[[ Source material, beginning ]]

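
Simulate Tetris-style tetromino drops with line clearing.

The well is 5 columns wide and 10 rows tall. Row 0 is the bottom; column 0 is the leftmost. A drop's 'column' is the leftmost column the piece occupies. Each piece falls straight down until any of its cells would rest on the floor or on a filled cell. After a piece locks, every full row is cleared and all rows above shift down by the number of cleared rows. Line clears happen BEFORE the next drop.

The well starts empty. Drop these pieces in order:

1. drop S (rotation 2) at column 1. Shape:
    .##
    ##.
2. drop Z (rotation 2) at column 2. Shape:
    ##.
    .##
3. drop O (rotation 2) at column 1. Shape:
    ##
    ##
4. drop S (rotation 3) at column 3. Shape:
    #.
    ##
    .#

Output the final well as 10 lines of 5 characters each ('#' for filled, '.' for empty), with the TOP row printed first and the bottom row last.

Drop 1: S rot2 at col 1 lands with bottom-row=0; cleared 0 line(s) (total 0); column heights now [0 1 2 2 0], max=2
Drop 2: Z rot2 at col 2 lands with bottom-row=2; cleared 0 line(s) (total 0); column heights now [0 1 4 4 3], max=4
Drop 3: O rot2 at col 1 lands with bottom-row=4; cleared 0 line(s) (total 0); column heights now [0 6 6 4 3], max=6
Drop 4: S rot3 at col 3 lands with bottom-row=3; cleared 0 line(s) (total 0); column heights now [0 6 6 6 5], max=6

Answer: .....
.....
.....
.....
.###.
.####
..###
...##
..##.
.##..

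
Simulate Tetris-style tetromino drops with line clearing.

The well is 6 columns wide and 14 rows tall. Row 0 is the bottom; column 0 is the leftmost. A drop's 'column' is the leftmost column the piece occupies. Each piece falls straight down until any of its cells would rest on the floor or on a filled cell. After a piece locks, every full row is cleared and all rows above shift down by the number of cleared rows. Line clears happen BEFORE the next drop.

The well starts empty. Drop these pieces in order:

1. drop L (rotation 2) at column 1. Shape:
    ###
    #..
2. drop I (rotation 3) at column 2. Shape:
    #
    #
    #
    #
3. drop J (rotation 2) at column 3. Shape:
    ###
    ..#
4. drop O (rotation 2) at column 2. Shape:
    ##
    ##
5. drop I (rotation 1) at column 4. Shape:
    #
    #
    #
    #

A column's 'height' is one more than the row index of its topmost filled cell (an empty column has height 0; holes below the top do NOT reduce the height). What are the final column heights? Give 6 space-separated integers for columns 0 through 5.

Answer: 0 2 8 8 7 3

Derivation:
Drop 1: L rot2 at col 1 lands with bottom-row=0; cleared 0 line(s) (total 0); column heights now [0 2 2 2 0 0], max=2
Drop 2: I rot3 at col 2 lands with bottom-row=2; cleared 0 line(s) (total 0); column heights now [0 2 6 2 0 0], max=6
Drop 3: J rot2 at col 3 lands with bottom-row=1; cleared 0 line(s) (total 0); column heights now [0 2 6 3 3 3], max=6
Drop 4: O rot2 at col 2 lands with bottom-row=6; cleared 0 line(s) (total 0); column heights now [0 2 8 8 3 3], max=8
Drop 5: I rot1 at col 4 lands with bottom-row=3; cleared 0 line(s) (total 0); column heights now [0 2 8 8 7 3], max=8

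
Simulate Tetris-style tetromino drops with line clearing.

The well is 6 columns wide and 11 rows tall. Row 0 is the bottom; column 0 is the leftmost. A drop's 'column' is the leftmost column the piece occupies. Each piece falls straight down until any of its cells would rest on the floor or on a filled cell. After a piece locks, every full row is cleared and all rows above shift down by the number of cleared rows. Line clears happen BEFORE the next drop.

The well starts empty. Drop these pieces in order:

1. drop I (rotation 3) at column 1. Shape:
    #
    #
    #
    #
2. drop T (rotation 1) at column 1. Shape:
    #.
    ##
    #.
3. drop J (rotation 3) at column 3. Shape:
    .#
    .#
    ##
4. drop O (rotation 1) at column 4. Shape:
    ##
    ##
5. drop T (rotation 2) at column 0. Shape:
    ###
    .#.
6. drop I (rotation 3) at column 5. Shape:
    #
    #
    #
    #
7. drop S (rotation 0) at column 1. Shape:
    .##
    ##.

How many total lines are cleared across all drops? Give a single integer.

Answer: 0

Derivation:
Drop 1: I rot3 at col 1 lands with bottom-row=0; cleared 0 line(s) (total 0); column heights now [0 4 0 0 0 0], max=4
Drop 2: T rot1 at col 1 lands with bottom-row=4; cleared 0 line(s) (total 0); column heights now [0 7 6 0 0 0], max=7
Drop 3: J rot3 at col 3 lands with bottom-row=0; cleared 0 line(s) (total 0); column heights now [0 7 6 1 3 0], max=7
Drop 4: O rot1 at col 4 lands with bottom-row=3; cleared 0 line(s) (total 0); column heights now [0 7 6 1 5 5], max=7
Drop 5: T rot2 at col 0 lands with bottom-row=7; cleared 0 line(s) (total 0); column heights now [9 9 9 1 5 5], max=9
Drop 6: I rot3 at col 5 lands with bottom-row=5; cleared 0 line(s) (total 0); column heights now [9 9 9 1 5 9], max=9
Drop 7: S rot0 at col 1 lands with bottom-row=9; cleared 0 line(s) (total 0); column heights now [9 10 11 11 5 9], max=11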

[[ Source material, end ]]

• [Exercise details]: So that no detail is lost, give every line of the data again exactly.

• [Response for this exercise]:
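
Simulate Tetris-style tetromino drops with line clearing.

The well is 5 columns wide and 10 rows tall. Row 0 is the bottom; column 0 is the leftmost. A drop's 'column' is the leftmost column the piece occupies. Each piece falls straight down until any of its cells would rest on the floor or on a filled cell. After a piece locks, every full row is cleared and all rows above shift down by the number of cleared rows. Line clears happen BEFORE the next drop.

The well starts empty. Drop these pieces in order:

1. drop S (rotation 2) at column 1. Shape:
    .##
    ##.
2. drop Z (rotation 2) at column 2. Shape:
    ##.
    .##
3. drop O (rotation 2) at column 1. Shape:
    ##
    ##
4. drop S (rotation 3) at column 3. Shape:
    #.
    ##
    .#

Output the final well as 10 lines of 5 characters each ('#' for filled, '.' for empty), with the TOP row printed first and the bottom row last.

Drop 1: S rot2 at col 1 lands with bottom-row=0; cleared 0 line(s) (total 0); column heights now [0 1 2 2 0], max=2
Drop 2: Z rot2 at col 2 lands with bottom-row=2; cleared 0 line(s) (total 0); column heights now [0 1 4 4 3], max=4
Drop 3: O rot2 at col 1 lands with bottom-row=4; cleared 0 line(s) (total 0); column heights now [0 6 6 4 3], max=6
Drop 4: S rot3 at col 3 lands with bottom-row=3; cleared 0 line(s) (total 0); column heights now [0 6 6 6 5], max=6

Answer: .....
.....
.....
.....
.###.
.####
..###
...##
..##.
.##..

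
Simulate Tetris-style tetromino drops with line clearing.

The well is 6 columns wide and 14 rows tall. Row 0 is the bottom; column 0 is the leftmost. A drop's 'column' is the leftmost column the piece occupies. Each piece falls straight down until any of its cells would rest on the floor or on a filled cell. After a piece locks, every full row is cleared and all rows above shift down by the number of cleared rows. Line clears happen BEFORE the next drop.

The well starts empty. Drop these pieces in order:

1. drop L (rotation 2) at column 1. Shape:
    ###
    #..
2. drop I (rotation 3) at column 2. Shape:
    #
    #
    #
    #
3. drop J (rotation 2) at column 3. Shape:
    ###
    ..#
4. drop O (rotation 2) at column 2. Shape:
    ##
    ##
5. drop I (rotation 1) at column 4. Shape:
    #
    #
    #
    #

A column's 'height' is one more than the row index of its topmost filled cell (an empty column has height 0; holes below the top do NOT reduce the height). What are the final column heights? Give 6 space-separated integers for columns 0 through 5.

Answer: 0 2 8 8 7 3

Derivation:
Drop 1: L rot2 at col 1 lands with bottom-row=0; cleared 0 line(s) (total 0); column heights now [0 2 2 2 0 0], max=2
Drop 2: I rot3 at col 2 lands with bottom-row=2; cleared 0 line(s) (total 0); column heights now [0 2 6 2 0 0], max=6
Drop 3: J rot2 at col 3 lands with bottom-row=1; cleared 0 line(s) (total 0); column heights now [0 2 6 3 3 3], max=6
Drop 4: O rot2 at col 2 lands with bottom-row=6; cleared 0 line(s) (total 0); column heights now [0 2 8 8 3 3], max=8
Drop 5: I rot1 at col 4 lands with bottom-row=3; cleared 0 line(s) (total 0); column heights now [0 2 8 8 7 3], max=8

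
Simulate Tetris-style tetromino drops with line clearing.

The well is 6 columns wide and 11 rows tall. Row 0 is the bottom; column 0 is the leftmost. A drop's 'column' is the leftmost column the piece occupies. Each piece falls straight down until any of its cells would rest on the floor or on a filled cell. After a piece locks, every full row is cleared and all rows above shift down by the number of cleared rows. Line clears happen BEFORE the next drop.

The well starts empty. Drop these pieces in order:

1. drop I (rotation 3) at column 1. Shape:
    #
    #
    #
    #
2. drop T (rotation 1) at column 1. Shape:
    #.
    ##
    #.
3. drop J (rotation 3) at column 3. Shape:
    .#
    .#
    ##
4. drop O (rotation 1) at column 4. Shape:
    ##
    ##
5. drop T (rotation 2) at column 0. Shape:
    ###
    .#.
6. drop I (rotation 3) at column 5. Shape:
    #
    #
    #
    #
7. drop S (rotation 0) at column 1. Shape:
    .##
    ##.

How many total lines are cleared across all drops? Give a single integer.

Answer: 0

Derivation:
Drop 1: I rot3 at col 1 lands with bottom-row=0; cleared 0 line(s) (total 0); column heights now [0 4 0 0 0 0], max=4
Drop 2: T rot1 at col 1 lands with bottom-row=4; cleared 0 line(s) (total 0); column heights now [0 7 6 0 0 0], max=7
Drop 3: J rot3 at col 3 lands with bottom-row=0; cleared 0 line(s) (total 0); column heights now [0 7 6 1 3 0], max=7
Drop 4: O rot1 at col 4 lands with bottom-row=3; cleared 0 line(s) (total 0); column heights now [0 7 6 1 5 5], max=7
Drop 5: T rot2 at col 0 lands with bottom-row=7; cleared 0 line(s) (total 0); column heights now [9 9 9 1 5 5], max=9
Drop 6: I rot3 at col 5 lands with bottom-row=5; cleared 0 line(s) (total 0); column heights now [9 9 9 1 5 9], max=9
Drop 7: S rot0 at col 1 lands with bottom-row=9; cleared 0 line(s) (total 0); column heights now [9 10 11 11 5 9], max=11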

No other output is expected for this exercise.